Your answer should be the entries below, reproduced character for character.

───── EXERCISE DATA

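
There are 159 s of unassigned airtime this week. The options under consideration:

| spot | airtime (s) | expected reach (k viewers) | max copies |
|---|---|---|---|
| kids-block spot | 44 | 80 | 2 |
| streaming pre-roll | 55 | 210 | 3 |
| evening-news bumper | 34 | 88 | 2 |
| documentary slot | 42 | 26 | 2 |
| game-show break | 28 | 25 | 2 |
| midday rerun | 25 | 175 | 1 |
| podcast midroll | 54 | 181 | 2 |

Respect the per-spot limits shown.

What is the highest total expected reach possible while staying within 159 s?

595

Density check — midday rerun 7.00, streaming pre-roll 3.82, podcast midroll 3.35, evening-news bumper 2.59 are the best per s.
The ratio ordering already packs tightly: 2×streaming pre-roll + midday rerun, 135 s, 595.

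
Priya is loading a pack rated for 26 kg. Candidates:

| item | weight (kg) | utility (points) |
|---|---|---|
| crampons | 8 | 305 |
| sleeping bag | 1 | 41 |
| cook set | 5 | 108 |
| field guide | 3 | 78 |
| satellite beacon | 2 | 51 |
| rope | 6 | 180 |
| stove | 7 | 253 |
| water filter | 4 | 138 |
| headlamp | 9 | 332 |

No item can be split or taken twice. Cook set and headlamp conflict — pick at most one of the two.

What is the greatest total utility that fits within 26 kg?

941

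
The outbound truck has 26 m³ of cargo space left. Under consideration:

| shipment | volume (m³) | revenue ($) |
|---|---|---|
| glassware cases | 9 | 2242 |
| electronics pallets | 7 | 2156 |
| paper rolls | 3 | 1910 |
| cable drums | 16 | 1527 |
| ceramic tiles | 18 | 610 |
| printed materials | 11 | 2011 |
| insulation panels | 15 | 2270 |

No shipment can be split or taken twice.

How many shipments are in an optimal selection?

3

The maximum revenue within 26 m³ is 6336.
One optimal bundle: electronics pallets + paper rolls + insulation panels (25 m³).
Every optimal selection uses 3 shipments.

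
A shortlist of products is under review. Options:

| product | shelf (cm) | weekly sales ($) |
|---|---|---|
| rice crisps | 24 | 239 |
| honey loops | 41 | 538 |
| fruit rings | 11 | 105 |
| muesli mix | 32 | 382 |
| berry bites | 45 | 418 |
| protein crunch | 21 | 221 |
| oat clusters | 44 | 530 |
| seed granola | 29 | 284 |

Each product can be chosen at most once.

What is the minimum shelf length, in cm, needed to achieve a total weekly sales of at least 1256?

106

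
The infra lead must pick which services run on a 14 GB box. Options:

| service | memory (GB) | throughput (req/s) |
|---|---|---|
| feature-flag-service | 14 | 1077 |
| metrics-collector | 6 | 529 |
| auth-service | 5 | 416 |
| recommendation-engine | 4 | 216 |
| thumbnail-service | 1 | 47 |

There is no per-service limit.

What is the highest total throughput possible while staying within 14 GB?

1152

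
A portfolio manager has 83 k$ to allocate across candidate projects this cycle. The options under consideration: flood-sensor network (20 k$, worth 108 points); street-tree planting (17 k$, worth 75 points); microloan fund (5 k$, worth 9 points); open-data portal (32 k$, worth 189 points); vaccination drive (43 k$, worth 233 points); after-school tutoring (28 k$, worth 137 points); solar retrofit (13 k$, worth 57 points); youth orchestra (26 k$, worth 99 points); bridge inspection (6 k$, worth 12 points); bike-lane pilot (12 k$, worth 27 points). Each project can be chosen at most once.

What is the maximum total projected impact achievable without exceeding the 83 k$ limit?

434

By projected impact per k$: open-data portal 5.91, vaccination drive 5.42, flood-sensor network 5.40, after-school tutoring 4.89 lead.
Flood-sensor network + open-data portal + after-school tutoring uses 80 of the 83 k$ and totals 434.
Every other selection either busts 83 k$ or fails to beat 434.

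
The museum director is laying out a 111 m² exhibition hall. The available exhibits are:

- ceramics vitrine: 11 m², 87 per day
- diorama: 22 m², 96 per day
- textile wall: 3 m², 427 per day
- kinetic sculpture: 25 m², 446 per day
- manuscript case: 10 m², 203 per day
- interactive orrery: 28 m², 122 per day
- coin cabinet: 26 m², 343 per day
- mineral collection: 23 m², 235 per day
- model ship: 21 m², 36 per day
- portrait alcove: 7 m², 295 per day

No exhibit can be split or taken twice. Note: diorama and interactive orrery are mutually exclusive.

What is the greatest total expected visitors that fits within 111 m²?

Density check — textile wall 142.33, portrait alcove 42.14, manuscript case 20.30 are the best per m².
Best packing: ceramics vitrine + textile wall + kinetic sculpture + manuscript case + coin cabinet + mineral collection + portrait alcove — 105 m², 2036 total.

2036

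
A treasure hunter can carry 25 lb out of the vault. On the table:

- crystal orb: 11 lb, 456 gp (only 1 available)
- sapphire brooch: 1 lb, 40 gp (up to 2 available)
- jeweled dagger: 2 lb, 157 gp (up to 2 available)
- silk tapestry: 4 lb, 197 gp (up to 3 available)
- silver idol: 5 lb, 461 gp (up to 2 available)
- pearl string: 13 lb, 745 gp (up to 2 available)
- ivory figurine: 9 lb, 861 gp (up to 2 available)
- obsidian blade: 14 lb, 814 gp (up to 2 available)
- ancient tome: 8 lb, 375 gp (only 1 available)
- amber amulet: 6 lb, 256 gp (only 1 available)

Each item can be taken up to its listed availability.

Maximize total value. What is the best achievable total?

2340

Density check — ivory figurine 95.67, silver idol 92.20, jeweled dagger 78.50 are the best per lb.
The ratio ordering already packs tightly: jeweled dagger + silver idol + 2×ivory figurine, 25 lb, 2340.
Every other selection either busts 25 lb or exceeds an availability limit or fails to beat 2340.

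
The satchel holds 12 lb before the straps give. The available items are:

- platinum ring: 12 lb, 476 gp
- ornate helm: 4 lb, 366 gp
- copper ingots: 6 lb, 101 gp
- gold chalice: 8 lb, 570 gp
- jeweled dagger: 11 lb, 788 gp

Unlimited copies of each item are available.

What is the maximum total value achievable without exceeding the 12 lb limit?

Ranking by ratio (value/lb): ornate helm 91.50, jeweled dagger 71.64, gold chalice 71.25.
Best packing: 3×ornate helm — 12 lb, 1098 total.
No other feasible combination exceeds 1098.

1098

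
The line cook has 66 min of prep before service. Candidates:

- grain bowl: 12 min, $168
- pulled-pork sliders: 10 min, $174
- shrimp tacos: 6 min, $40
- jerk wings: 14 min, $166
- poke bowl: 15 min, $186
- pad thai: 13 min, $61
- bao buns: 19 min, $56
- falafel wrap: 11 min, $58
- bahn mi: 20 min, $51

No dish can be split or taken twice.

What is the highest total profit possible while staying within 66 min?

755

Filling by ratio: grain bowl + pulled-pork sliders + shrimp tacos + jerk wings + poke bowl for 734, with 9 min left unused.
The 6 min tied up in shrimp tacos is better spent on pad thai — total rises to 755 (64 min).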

──────────

* _TASK RESPONSE_:
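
There are 159 s of unassigned airtime this week. The options under consideration:

| spot | airtime (s) | expected reach (k viewers) | max copies |
|---|---|---|---|
| kids-block spot | 44 | 80 | 2 |
| streaming pre-roll | 55 | 210 | 3 |
| evening-news bumper | 34 | 88 | 2 |
| documentary slot | 42 | 26 | 2 |
| game-show break | 28 | 25 | 2 |
| midday rerun | 25 | 175 | 1 |
| podcast midroll | 54 | 181 | 2 |

Respect the per-spot limits shown.

What is the highest total expected reach possible while staying within 159 s?

595

Density check — midday rerun 7.00, streaming pre-roll 3.82, podcast midroll 3.35, evening-news bumper 2.59 are the best per s.
The ratio ordering already packs tightly: 2×streaming pre-roll + midday rerun, 135 s, 595.

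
Priya is loading a pack rated for 26 kg. Candidates:

| item | weight (kg) | utility (points) |
|---|---|---|
| crampons | 8 | 305 |
| sleeping bag | 1 | 41 |
| cook set | 5 | 108 |
| field guide | 3 | 78 |
| satellite beacon | 2 | 51 |
| rope | 6 | 180 |
| stove | 7 | 253 |
| water filter | 4 | 138 |
| headlamp | 9 | 332 |

No item can be split or taken twice. Cook set and headlamp conflict — pick at most one of the two.

What is the greatest total utility that fits within 26 kg?

941

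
The outbound truck has 26 m³ of cargo space left. Under consideration:

| shipment | volume (m³) | revenue ($) |
|---|---|---|
| glassware cases | 9 | 2242 |
| electronics pallets | 7 | 2156 |
| paper rolls | 3 | 1910 |
| cable drums | 16 | 1527 |
| ceramic tiles | 18 | 610 |
| printed materials | 11 | 2011 |
| insulation panels | 15 | 2270 |

No shipment can be split or taken twice.

How many shipments are in an optimal selection?

3

The maximum revenue within 26 m³ is 6336.
One optimal bundle: electronics pallets + paper rolls + insulation panels (25 m³).
Every optimal selection uses 3 shipments.

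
A shortlist of products is under review. Options:

| product | shelf (cm) | weekly sales ($) |
|---|---|---|
| rice crisps | 24 | 239 |
| honey loops | 41 | 538 |
| fruit rings | 11 | 105 |
| muesli mix | 32 | 382 |
| berry bites | 45 | 418 |
| protein crunch | 21 | 221 |
| oat clusters | 44 | 530 |
| seed granola | 29 | 284 |

Each product can be chosen at most once.

What is the minimum shelf length, in cm, needed to achieve a total weekly sales of at least 1256?

106

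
The infra lead must pick which services run on a 14 GB box. Options:

| service | memory (GB) | throughput (req/s) |
|---|---|---|
| feature-flag-service | 14 | 1077 |
| metrics-collector | 6 | 529 |
| auth-service | 5 | 416 |
| recommendation-engine | 4 | 216 |
| thumbnail-service | 1 | 47 |

There is no per-service limit.

What is the highest total throughput possible while staying within 14 GB?

1152

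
A portfolio manager has 83 k$ to allocate across candidate projects this cycle. The options under consideration: flood-sensor network (20 k$, worth 108 points); street-tree planting (17 k$, worth 75 points); microloan fund (5 k$, worth 9 points); open-data portal (32 k$, worth 189 points); vaccination drive (43 k$, worth 233 points); after-school tutoring (28 k$, worth 137 points); solar retrofit (13 k$, worth 57 points); youth orchestra (26 k$, worth 99 points); bridge inspection (6 k$, worth 12 points); bike-lane pilot (12 k$, worth 27 points). Each project can be chosen at most once.

What is the maximum total projected impact achievable without exceeding the 83 k$ limit?

434

By projected impact per k$: open-data portal 5.91, vaccination drive 5.42, flood-sensor network 5.40, after-school tutoring 4.89 lead.
Flood-sensor network + open-data portal + after-school tutoring uses 80 of the 83 k$ and totals 434.
Every other selection either busts 83 k$ or fails to beat 434.

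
The museum director is laying out a 111 m² exhibition hall. The available exhibits are:

- ceramics vitrine: 11 m², 87 per day
- diorama: 22 m², 96 per day
- textile wall: 3 m², 427 per day
- kinetic sculpture: 25 m², 446 per day
- manuscript case: 10 m², 203 per day
- interactive orrery: 28 m², 122 per day
- coin cabinet: 26 m², 343 per day
- mineral collection: 23 m², 235 per day
- model ship: 21 m², 36 per day
- portrait alcove: 7 m², 295 per day

No exhibit can be split or taken twice. Note: diorama and interactive orrery are mutually exclusive.

What is the greatest total expected visitors that fits within 111 m²?

Density check — textile wall 142.33, portrait alcove 42.14, manuscript case 20.30 are the best per m².
Best packing: ceramics vitrine + textile wall + kinetic sculpture + manuscript case + coin cabinet + mineral collection + portrait alcove — 105 m², 2036 total.

2036

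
A treasure hunter can carry 25 lb out of the vault. On the table:

- crystal orb: 11 lb, 456 gp (only 1 available)
- sapphire brooch: 1 lb, 40 gp (up to 2 available)
- jeweled dagger: 2 lb, 157 gp (up to 2 available)
- silk tapestry: 4 lb, 197 gp (up to 3 available)
- silver idol: 5 lb, 461 gp (up to 2 available)
- pearl string: 13 lb, 745 gp (up to 2 available)
- ivory figurine: 9 lb, 861 gp (up to 2 available)
- obsidian blade: 14 lb, 814 gp (up to 2 available)
- ancient tome: 8 lb, 375 gp (only 1 available)
- amber amulet: 6 lb, 256 gp (only 1 available)

Each item can be taken up to its listed availability.

Maximize total value. What is the best achievable total?

2340

Density check — ivory figurine 95.67, silver idol 92.20, jeweled dagger 78.50 are the best per lb.
The ratio ordering already packs tightly: jeweled dagger + silver idol + 2×ivory figurine, 25 lb, 2340.
Every other selection either busts 25 lb or exceeds an availability limit or fails to beat 2340.

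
The satchel holds 12 lb before the straps give. The available items are:

- platinum ring: 12 lb, 476 gp
- ornate helm: 4 lb, 366 gp
- copper ingots: 6 lb, 101 gp
- gold chalice: 8 lb, 570 gp
- jeweled dagger: 11 lb, 788 gp

Unlimited copies of each item are available.

What is the maximum total value achievable without exceeding the 12 lb limit?

Ranking by ratio (value/lb): ornate helm 91.50, jeweled dagger 71.64, gold chalice 71.25.
Best packing: 3×ornate helm — 12 lb, 1098 total.
No other feasible combination exceeds 1098.

1098

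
The line cook has 66 min of prep before service. Candidates:

- grain bowl: 12 min, $168
- pulled-pork sliders: 10 min, $174
- shrimp tacos: 6 min, $40
- jerk wings: 14 min, $166
- poke bowl: 15 min, $186
- pad thai: 13 min, $61
- bao buns: 19 min, $56
- falafel wrap: 11 min, $58
- bahn mi: 20 min, $51

No dish can be split or taken twice.

What is the highest total profit possible while staying within 66 min?

755

Filling by ratio: grain bowl + pulled-pork sliders + shrimp tacos + jerk wings + poke bowl for 734, with 9 min left unused.
The 6 min tied up in shrimp tacos is better spent on pad thai — total rises to 755 (64 min).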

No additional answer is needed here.